Stored data
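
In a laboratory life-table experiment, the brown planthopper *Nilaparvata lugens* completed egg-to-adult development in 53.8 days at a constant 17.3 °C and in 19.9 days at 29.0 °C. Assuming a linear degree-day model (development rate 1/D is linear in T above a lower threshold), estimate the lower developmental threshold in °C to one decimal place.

Linear rate model ⇒ the product D·(T − T_b) is constant across temperatures.
53.8·(17.3 − T_b) = 19.9·(29.0 − T_b)
T_b = (53.8·17.3 − 19.9·29.0) / (53.8 − 19.9) = 353.64 / 33.9 = 10.432 °C ≈ 10.4 °C.

10.4 °C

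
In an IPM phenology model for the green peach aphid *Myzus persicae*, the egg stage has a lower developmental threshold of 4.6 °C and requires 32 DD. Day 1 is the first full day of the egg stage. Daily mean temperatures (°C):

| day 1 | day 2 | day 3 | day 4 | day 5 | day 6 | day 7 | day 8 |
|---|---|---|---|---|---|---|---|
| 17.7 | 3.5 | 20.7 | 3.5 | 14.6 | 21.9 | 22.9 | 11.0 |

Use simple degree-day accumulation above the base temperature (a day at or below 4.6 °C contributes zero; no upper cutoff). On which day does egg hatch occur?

Daily DD above 4.6 °C: 13.1, 0.0, 16.1, 0.0, 10.0, 17.3, 18.3, 6.4.
Cumulative: 13.1, 13.1, 29.2, 29.2, 39.2, 56.5, 74.8, 81.2.
The total first reaches 32 DD on day 5.

day 5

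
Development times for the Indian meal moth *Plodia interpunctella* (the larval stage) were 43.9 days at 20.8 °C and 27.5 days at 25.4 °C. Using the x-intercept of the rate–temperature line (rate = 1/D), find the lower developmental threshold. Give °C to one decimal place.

13.1 °C

Under the model K = D·(T − T_b), so D₁·(T₁ − T_b) = D₂·(T₂ − T_b).
43.9·(20.8 − T_b) = 27.5·(25.4 − T_b)
T_b = (43.9·20.8 − 27.5·25.4) / (43.9 − 27.5) = 214.62 / 16.4 = 13.087 °C ≈ 13.1 °C.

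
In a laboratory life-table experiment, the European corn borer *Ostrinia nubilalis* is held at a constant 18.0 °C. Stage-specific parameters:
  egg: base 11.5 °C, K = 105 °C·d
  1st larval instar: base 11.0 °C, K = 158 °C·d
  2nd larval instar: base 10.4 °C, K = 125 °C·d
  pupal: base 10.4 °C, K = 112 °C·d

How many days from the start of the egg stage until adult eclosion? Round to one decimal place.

egg: 105 / (18.0 − 11.5) = 105 / 6.5 = 16.154 d.
1st larval instar: 158 / (18.0 − 11.0) = 158 / 7.0 = 22.571 d.
2nd larval instar: 125 / (18.0 − 10.4) = 125 / 7.6 = 16.447 d.
pupal: 112 / (18.0 − 10.4) = 112 / 7.6 = 14.737 d.
Sum = 69.909 ≈ 69.9 days.

69.9 days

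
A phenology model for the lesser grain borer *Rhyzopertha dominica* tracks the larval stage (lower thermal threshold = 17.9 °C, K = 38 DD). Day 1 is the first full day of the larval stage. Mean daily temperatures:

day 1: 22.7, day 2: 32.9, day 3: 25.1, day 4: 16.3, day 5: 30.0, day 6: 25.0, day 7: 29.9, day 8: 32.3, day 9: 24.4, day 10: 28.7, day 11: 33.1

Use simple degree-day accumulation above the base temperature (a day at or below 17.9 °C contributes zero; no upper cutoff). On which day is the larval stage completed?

day 5

Daily DD above 17.9 °C: 4.8, 15.0, 7.2, 0.0, 12.1, 7.1, 12.0, 14.4, 6.5, 10.8, 15.2.
Cumulative: 4.8, 19.8, 27.0, 27.0, 39.1, 46.2, 58.2, 72.6, 79.1, 89.9, 105.1.
The total first reaches 38 DD on day 5.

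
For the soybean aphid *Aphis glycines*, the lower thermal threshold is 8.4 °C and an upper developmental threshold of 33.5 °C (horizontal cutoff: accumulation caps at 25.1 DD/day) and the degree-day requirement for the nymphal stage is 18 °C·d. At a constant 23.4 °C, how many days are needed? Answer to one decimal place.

1.2 days

Daily accumulation = 23.4 − 8.4 = 15.0 DD/day.
Duration = 18 / 15.0 = 1.200 ≈ 1.2 days.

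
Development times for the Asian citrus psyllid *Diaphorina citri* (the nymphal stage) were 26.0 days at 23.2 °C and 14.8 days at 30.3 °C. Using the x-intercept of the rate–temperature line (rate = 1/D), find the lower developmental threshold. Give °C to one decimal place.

13.8 °C

Equal thermal constants: D₁(T₁ − T_b) = D₂(T₂ − T_b).
26.0·(23.2 − T_b) = 14.8·(30.3 − T_b)
T_b = (26.0·23.2 − 14.8·30.3) / (26.0 − 14.8) = 154.76 / 11.2 = 13.818 °C ≈ 13.8 °C.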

• **DESCRIPTION OF THE TASK**
Across the records above, tally the lines that contain "phenology" and give the result as a number alone.

• **ANSWER BELOW**
2